BEGIN MATERIAL SHOWN

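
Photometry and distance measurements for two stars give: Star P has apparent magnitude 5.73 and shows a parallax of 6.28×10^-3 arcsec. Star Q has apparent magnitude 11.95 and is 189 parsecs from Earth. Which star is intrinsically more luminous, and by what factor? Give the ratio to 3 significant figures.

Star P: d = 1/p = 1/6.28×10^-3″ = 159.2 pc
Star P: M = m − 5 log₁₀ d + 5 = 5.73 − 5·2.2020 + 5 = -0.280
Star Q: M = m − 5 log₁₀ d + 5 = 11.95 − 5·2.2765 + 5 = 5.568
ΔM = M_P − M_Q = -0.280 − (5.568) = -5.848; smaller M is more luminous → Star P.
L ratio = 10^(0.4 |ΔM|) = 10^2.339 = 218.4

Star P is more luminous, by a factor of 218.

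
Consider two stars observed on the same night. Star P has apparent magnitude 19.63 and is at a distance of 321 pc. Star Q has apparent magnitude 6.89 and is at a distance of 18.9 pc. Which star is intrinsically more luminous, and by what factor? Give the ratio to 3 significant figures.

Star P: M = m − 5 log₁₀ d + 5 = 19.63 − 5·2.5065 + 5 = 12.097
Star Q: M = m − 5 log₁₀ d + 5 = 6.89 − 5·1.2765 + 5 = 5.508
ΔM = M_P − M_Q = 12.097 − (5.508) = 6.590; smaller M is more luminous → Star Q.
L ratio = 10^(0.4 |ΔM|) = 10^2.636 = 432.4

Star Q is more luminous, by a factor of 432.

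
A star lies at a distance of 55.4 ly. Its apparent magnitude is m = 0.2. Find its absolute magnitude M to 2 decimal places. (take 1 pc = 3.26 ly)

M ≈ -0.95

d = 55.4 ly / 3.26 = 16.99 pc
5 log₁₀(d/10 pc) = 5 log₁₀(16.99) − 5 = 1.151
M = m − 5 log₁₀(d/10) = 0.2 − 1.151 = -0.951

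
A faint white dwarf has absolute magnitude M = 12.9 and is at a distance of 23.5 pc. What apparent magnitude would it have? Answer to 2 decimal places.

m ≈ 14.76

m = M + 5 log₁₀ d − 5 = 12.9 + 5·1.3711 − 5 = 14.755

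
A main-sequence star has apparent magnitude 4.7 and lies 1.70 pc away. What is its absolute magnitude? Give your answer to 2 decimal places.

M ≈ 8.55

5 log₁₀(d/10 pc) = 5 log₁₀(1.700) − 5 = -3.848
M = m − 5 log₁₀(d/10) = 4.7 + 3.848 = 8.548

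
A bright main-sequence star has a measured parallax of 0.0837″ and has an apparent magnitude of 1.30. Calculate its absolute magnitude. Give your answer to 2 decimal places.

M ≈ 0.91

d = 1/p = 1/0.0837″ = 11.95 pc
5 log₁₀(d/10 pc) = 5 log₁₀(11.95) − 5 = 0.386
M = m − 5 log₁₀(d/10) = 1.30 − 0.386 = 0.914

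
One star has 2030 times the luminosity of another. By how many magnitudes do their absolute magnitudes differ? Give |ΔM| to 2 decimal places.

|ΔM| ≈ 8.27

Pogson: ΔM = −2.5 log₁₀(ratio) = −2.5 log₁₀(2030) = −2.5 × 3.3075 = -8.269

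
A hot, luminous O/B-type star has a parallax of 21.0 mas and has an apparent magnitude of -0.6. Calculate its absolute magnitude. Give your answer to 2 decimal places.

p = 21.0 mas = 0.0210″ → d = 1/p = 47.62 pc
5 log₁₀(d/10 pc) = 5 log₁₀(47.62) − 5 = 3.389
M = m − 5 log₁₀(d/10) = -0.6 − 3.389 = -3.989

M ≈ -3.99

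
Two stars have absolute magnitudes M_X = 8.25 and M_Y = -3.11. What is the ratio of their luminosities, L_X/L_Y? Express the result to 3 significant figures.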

END MATERIAL SHOWN
BEGIN MATERIAL SHOWN

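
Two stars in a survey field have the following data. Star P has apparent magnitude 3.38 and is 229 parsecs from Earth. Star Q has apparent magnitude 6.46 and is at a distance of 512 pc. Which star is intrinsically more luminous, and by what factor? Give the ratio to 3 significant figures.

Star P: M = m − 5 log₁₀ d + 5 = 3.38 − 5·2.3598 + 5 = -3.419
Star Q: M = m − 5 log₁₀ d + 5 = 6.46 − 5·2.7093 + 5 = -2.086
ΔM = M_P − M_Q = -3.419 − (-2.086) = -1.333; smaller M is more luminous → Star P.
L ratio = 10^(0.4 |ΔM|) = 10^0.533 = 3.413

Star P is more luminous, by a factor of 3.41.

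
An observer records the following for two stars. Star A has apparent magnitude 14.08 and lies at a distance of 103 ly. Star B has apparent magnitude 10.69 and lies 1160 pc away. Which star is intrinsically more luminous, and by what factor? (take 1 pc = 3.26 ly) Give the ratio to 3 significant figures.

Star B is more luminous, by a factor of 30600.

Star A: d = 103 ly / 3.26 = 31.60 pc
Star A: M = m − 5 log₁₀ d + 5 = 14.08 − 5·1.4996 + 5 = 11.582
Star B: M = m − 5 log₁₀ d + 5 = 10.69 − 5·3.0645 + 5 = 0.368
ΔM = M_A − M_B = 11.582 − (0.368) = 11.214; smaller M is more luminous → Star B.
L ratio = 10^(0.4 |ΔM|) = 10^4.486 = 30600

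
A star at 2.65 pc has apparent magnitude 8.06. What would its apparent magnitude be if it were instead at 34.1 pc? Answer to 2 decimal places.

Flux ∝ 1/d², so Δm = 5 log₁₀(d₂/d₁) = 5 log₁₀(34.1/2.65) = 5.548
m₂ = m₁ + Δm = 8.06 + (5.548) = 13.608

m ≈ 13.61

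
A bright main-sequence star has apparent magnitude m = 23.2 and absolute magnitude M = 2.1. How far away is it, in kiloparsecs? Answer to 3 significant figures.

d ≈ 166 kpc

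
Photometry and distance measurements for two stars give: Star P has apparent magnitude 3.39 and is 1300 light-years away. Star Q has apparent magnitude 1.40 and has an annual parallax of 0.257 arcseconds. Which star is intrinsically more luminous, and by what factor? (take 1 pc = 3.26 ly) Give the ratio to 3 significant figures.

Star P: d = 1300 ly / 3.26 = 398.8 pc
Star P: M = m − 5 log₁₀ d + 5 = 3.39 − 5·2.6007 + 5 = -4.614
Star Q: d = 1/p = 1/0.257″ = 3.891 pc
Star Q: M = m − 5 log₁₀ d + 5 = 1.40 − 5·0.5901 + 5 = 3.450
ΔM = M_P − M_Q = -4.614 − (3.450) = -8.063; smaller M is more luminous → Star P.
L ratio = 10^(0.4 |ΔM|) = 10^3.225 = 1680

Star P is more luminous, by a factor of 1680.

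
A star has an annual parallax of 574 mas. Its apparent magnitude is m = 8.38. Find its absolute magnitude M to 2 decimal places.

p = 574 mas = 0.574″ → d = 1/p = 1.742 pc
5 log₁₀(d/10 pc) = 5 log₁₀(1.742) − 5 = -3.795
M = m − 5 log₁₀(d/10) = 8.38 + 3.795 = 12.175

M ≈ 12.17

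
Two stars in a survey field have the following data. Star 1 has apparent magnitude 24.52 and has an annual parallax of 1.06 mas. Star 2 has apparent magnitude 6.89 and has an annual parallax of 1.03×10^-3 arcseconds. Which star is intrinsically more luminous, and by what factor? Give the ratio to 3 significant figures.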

END MATERIAL SHOWN
BEGIN MATERIAL SHOWN

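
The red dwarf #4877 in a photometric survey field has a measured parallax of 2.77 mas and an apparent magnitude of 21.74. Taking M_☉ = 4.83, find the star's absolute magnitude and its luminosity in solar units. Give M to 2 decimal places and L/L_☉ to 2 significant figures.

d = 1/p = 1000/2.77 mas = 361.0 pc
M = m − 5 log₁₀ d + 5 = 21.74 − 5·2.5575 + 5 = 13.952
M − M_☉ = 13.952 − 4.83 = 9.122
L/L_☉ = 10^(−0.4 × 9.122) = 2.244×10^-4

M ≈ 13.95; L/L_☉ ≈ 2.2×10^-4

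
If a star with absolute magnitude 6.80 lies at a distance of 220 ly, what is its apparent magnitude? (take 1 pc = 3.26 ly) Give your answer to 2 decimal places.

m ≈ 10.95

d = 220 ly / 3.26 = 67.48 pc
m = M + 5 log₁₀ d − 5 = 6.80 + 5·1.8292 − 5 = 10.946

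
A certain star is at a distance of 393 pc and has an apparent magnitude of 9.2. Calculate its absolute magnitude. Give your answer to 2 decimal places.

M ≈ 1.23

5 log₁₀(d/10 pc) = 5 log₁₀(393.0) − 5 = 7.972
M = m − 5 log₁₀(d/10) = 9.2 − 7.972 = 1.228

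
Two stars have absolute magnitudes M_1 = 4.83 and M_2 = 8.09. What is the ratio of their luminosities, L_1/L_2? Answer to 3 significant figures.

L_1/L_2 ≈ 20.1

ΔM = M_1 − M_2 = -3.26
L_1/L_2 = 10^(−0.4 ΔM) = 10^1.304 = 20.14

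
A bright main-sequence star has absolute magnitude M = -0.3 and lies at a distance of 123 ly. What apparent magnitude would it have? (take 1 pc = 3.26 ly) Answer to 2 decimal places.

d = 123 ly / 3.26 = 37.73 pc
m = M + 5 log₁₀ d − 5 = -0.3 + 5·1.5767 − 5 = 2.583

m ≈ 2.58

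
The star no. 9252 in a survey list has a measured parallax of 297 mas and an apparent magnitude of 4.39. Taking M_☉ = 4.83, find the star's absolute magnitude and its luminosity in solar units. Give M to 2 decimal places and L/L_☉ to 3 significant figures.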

END MATERIAL SHOWN

WORK INSTRUCTIONS:
From the material above, retype precisely the lines between the line holding "apparent magnitude 3.39" and the line holding "data. Star 1", inclusive, and nothing beyond them.

SOLUTION FOR THIS EXERCISE:
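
Photometry and distance measurements for two stars give: Star P has apparent magnitude 3.39 and is 1300 light-years away. Star Q has apparent magnitude 1.40 and has an annual parallax of 0.257 arcseconds. Which star is intrinsically more luminous, and by what factor? (take 1 pc = 3.26 ly) Give the ratio to 3 significant figures.

Star P: d = 1300 ly / 3.26 = 398.8 pc
Star P: M = m − 5 log₁₀ d + 5 = 3.39 − 5·2.6007 + 5 = -4.614
Star Q: d = 1/p = 1/0.257″ = 3.891 pc
Star Q: M = m − 5 log₁₀ d + 5 = 1.40 − 5·0.5901 + 5 = 3.450
ΔM = M_P − M_Q = -4.614 − (3.450) = -8.063; smaller M is more luminous → Star P.
L ratio = 10^(0.4 |ΔM|) = 10^3.225 = 1680

Star P is more luminous, by a factor of 1680.

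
A star has an annual parallax of 574 mas. Its apparent magnitude is m = 8.38. Find its absolute magnitude M to 2 decimal places.

p = 574 mas = 0.574″ → d = 1/p = 1.742 pc
5 log₁₀(d/10 pc) = 5 log₁₀(1.742) − 5 = -3.795
M = m − 5 log₁₀(d/10) = 8.38 + 3.795 = 12.175

M ≈ 12.17

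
Two stars in a survey field have the following data. Star 1 has apparent magnitude 24.52 and has an annual parallax of 1.06 mas. Star 2 has apparent magnitude 6.89 and has an annual parallax of 1.03×10^-3 arcseconds. Which star is intrinsically more luminous, and by what factor? Give the ratio to 3 significant figures.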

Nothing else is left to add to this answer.